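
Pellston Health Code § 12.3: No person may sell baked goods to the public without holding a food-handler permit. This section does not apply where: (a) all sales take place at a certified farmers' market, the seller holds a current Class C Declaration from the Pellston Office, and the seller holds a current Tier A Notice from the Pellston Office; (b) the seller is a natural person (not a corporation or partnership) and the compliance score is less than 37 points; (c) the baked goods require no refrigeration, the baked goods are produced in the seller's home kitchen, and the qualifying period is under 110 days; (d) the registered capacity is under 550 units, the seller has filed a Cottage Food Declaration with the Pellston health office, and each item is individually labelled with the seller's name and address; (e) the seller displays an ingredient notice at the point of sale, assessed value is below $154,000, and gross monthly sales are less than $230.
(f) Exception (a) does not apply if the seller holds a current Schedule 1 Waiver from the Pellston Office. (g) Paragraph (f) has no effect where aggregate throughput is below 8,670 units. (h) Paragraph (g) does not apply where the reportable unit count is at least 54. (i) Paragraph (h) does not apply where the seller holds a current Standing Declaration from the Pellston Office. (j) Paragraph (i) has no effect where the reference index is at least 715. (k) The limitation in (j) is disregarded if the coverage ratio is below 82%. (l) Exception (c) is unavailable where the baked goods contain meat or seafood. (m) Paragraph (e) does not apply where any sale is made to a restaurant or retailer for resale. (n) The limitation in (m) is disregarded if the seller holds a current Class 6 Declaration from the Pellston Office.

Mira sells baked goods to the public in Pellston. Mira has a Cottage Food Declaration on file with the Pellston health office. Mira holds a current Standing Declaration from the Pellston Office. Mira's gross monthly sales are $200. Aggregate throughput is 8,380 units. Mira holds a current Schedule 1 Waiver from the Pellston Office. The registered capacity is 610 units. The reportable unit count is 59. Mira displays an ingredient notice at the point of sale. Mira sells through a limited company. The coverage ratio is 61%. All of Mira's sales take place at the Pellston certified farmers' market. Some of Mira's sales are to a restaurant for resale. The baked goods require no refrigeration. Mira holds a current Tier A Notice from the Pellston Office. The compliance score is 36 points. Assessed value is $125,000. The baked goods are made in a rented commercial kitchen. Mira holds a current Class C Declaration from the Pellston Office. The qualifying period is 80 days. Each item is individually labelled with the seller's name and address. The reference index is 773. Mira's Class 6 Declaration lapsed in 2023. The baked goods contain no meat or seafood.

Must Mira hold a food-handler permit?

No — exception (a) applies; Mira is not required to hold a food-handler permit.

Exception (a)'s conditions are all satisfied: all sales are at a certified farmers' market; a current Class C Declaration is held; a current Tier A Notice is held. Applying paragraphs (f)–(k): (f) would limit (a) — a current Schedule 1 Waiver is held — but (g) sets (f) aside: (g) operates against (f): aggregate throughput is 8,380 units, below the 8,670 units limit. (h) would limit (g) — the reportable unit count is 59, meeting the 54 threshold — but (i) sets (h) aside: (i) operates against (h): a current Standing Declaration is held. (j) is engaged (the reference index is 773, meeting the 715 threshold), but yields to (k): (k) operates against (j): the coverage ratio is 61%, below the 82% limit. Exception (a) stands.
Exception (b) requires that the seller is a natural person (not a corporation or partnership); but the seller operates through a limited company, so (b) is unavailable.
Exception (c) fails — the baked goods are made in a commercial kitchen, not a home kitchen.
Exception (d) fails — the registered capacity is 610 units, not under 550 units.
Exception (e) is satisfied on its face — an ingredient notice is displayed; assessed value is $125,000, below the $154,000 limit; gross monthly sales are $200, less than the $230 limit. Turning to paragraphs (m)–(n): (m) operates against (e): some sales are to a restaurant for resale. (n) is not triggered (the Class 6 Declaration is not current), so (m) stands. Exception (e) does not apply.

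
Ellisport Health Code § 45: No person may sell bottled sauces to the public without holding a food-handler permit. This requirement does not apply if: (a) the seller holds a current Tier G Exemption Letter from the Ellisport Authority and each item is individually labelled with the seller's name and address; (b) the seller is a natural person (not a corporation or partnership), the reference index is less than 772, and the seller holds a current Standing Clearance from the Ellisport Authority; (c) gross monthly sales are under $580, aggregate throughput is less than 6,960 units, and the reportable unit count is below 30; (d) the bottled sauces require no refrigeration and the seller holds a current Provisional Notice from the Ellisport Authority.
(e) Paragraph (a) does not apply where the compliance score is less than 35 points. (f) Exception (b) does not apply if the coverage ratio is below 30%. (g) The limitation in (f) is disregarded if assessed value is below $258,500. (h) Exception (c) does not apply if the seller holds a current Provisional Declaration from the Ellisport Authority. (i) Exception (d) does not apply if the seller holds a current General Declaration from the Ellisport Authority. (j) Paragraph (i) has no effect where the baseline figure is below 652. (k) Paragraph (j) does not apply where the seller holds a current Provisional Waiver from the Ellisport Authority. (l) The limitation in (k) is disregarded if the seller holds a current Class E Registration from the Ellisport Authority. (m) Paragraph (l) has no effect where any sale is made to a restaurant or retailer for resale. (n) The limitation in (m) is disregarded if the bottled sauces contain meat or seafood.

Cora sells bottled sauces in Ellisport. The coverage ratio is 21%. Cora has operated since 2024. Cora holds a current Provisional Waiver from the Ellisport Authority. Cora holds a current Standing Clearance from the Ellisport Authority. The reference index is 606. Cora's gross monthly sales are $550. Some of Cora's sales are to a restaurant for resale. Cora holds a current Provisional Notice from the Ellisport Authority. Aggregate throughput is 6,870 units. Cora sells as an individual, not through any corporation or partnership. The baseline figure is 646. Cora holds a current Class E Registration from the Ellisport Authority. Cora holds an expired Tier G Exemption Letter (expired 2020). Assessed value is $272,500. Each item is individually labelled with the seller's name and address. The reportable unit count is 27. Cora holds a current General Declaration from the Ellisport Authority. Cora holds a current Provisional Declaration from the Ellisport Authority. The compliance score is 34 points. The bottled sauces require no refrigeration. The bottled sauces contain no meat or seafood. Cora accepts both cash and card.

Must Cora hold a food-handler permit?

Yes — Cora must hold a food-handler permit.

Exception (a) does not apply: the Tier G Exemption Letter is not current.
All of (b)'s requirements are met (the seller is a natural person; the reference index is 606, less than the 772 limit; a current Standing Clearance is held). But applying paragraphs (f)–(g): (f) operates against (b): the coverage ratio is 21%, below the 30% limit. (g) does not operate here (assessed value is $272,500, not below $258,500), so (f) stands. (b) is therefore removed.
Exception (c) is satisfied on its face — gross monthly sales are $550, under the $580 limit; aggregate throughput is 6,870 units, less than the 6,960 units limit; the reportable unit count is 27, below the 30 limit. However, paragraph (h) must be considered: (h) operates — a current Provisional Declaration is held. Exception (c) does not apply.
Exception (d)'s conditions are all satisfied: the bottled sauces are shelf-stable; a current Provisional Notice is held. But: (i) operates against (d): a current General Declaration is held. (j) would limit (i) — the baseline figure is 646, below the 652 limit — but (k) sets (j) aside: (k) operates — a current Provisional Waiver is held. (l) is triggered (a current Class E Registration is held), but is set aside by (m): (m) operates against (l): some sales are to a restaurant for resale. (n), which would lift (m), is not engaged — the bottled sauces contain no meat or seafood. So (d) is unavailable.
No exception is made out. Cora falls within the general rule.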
.....
Your objective
Transcribe the records above exactly.

Output for this exercise
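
Pellston Health Code § 12.3: No person may sell baked goods to the public without holding a food-handler permit. This section does not apply where: (a) all sales take place at a certified farmers' market, the seller holds a current Class C Declaration from the Pellston Office, and the seller holds a current Tier A Notice from the Pellston Office; (b) the seller is a natural person (not a corporation or partnership) and the compliance score is less than 37 points; (c) the baked goods require no refrigeration, the baked goods are produced in the seller's home kitchen, and the qualifying period is under 110 days; (d) the registered capacity is under 550 units, the seller has filed a Cottage Food Declaration with the Pellston health office, and each item is individually labelled with the seller's name and address; (e) the seller displays an ingredient notice at the point of sale, assessed value is below $154,000, and gross monthly sales are less than $230.
(f) Exception (a) does not apply if the seller holds a current Schedule 1 Waiver from the Pellston Office. (g) Paragraph (f) has no effect where aggregate throughput is below 8,670 units. (h) Paragraph (g) does not apply where the reportable unit count is at least 54. (i) Paragraph (h) does not apply where the seller holds a current Standing Declaration from the Pellston Office. (j) Paragraph (i) has no effect where the reference index is at least 715. (k) The limitation in (j) is disregarded if the coverage ratio is below 82%. (l) Exception (c) is unavailable where the baked goods contain meat or seafood. (m) Paragraph (e) does not apply where any sale is made to a restaurant or retailer for resale. (n) The limitation in (m) is disregarded if the seller holds a current Class 6 Declaration from the Pellston Office.

Mira sells baked goods to the public in Pellston. Mira has a Cottage Food Declaration on file with the Pellston health office. Mira holds a current Standing Declaration from the Pellston Office. Mira's gross monthly sales are $200. Aggregate throughput is 8,380 units. Mira holds a current Schedule 1 Waiver from the Pellston Office. The registered capacity is 610 units. The reportable unit count is 59. Mira displays an ingredient notice at the point of sale. Mira sells through a limited company. The coverage ratio is 61%. All of Mira's sales take place at the Pellston certified farmers' market. Some of Mira's sales are to a restaurant for resale. The baked goods require no refrigeration. Mira holds a current Tier A Notice from the Pellston Office. The compliance score is 36 points. Assessed value is $125,000. The baked goods are made in a rented commercial kitchen. Mira holds a current Class C Declaration from the Pellston Office. The qualifying period is 80 days. Each item is individually labelled with the seller's name and address. The reference index is 773. Mira's Class 6 Declaration lapsed in 2023. The baked goods contain no meat or seafood.

Must Mira hold a food-handler permit?

No — exception (a) applies; Mira is not required to hold a food-handler permit.

Exception (a)'s conditions are all satisfied: all sales are at a certified farmers' market; a current Class C Declaration is held; a current Tier A Notice is held. Applying paragraphs (f)–(k): (f) would limit (a) — a current Schedule 1 Waiver is held — but (g) sets (f) aside: (g) operates against (f): aggregate throughput is 8,380 units, below the 8,670 units limit. (h) would limit (g) — the reportable unit count is 59, meeting the 54 threshold — but (i) sets (h) aside: (i) operates against (h): a current Standing Declaration is held. (j) is engaged (the reference index is 773, meeting the 715 threshold), but yields to (k): (k) operates against (j): the coverage ratio is 61%, below the 82% limit. Exception (a) stands.
Exception (b) requires that the seller is a natural person (not a corporation or partnership); but the seller operates through a limited company, so (b) is unavailable.
Exception (c) fails — the baked goods are made in a commercial kitchen, not a home kitchen.
Exception (d) fails — the registered capacity is 610 units, not under 550 units.
Exception (e) is satisfied on its face — an ingredient notice is displayed; assessed value is $125,000, below the $154,000 limit; gross monthly sales are $200, less than the $230 limit. Turning to paragraphs (m)–(n): (m) operates against (e): some sales are to a restaurant for resale. (n) is not triggered (the Class 6 Declaration is not current), so (m) stands. Exception (e) does not apply.

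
Ellisport Health Code § 45: No person may sell bottled sauces to the public without holding a food-handler permit. This requirement does not apply if: (a) the seller holds a current Tier G Exemption Letter from the Ellisport Authority and each item is individually labelled with the seller's name and address; (b) the seller is a natural person (not a corporation or partnership), the reference index is less than 772, and the seller holds a current Standing Clearance from the Ellisport Authority; (c) gross monthly sales are under $580, aggregate throughput is less than 6,960 units, and the reportable unit count is below 30; (d) the bottled sauces require no refrigeration and the seller holds a current Provisional Notice from the Ellisport Authority.
(e) Paragraph (a) does not apply where the compliance score is less than 35 points. (f) Exception (b) does not apply if the coverage ratio is below 30%. (g) The limitation in (f) is disregarded if assessed value is below $258,500. (h) Exception (c) does not apply if the seller holds a current Provisional Declaration from the Ellisport Authority. (i) Exception (d) does not apply if the seller holds a current General Declaration from the Ellisport Authority. (j) Paragraph (i) has no effect where the baseline figure is below 652. (k) Paragraph (j) does not apply where the seller holds a current Provisional Waiver from the Ellisport Authority. (l) The limitation in (k) is disregarded if the seller holds a current Class E Registration from the Ellisport Authority. (m) Paragraph (l) has no effect where any sale is made to a restaurant or retailer for resale. (n) The limitation in (m) is disregarded if the bottled sauces contain meat or seafood.

Cora sells bottled sauces in Ellisport. The coverage ratio is 21%. Cora has operated since 2024. Cora holds a current Provisional Waiver from the Ellisport Authority. Cora holds a current Standing Clearance from the Ellisport Authority. The reference index is 606. Cora's gross monthly sales are $550. Some of Cora's sales are to a restaurant for resale. Cora holds a current Provisional Notice from the Ellisport Authority. Aggregate throughput is 6,870 units. Cora sells as an individual, not through any corporation or partnership. The baseline figure is 646. Cora holds a current Class E Registration from the Ellisport Authority. Cora holds an expired Tier G Exemption Letter (expired 2020). Assessed value is $272,500. Each item is individually labelled with the seller's name and address. The reportable unit count is 27. Cora holds a current General Declaration from the Ellisport Authority. Cora holds a current Provisional Declaration from the Ellisport Authority. The compliance score is 34 points. The bottled sauces require no refrigeration. The bottled sauces contain no meat or seafood. Cora accepts both cash and card.

Must Cora hold a food-handler permit?

Yes — Cora must hold a food-handler permit.

Exception (a) does not apply: the Tier G Exemption Letter is not current.
All of (b)'s requirements are met (the seller is a natural person; the reference index is 606, less than the 772 limit; a current Standing Clearance is held). But applying paragraphs (f)–(g): (f) operates against (b): the coverage ratio is 21%, below the 30% limit. (g) does not operate here (assessed value is $272,500, not below $258,500), so (f) stands. (b) is therefore removed.
Exception (c) is satisfied on its face — gross monthly sales are $550, under the $580 limit; aggregate throughput is 6,870 units, less than the 6,960 units limit; the reportable unit count is 27, below the 30 limit. However, paragraph (h) must be considered: (h) operates — a current Provisional Declaration is held. Exception (c) does not apply.
Exception (d)'s conditions are all satisfied: the bottled sauces are shelf-stable; a current Provisional Notice is held. But: (i) operates against (d): a current General Declaration is held. (j) would limit (i) — the baseline figure is 646, below the 652 limit — but (k) sets (j) aside: (k) operates — a current Provisional Waiver is held. (l) is triggered (a current Class E Registration is held), but is set aside by (m): (m) operates against (l): some sales are to a restaurant for resale. (n), which would lift (m), is not engaged — the bottled sauces contain no meat or seafood. So (d) is unavailable.
No exception is made out. Cora falls within the general rule.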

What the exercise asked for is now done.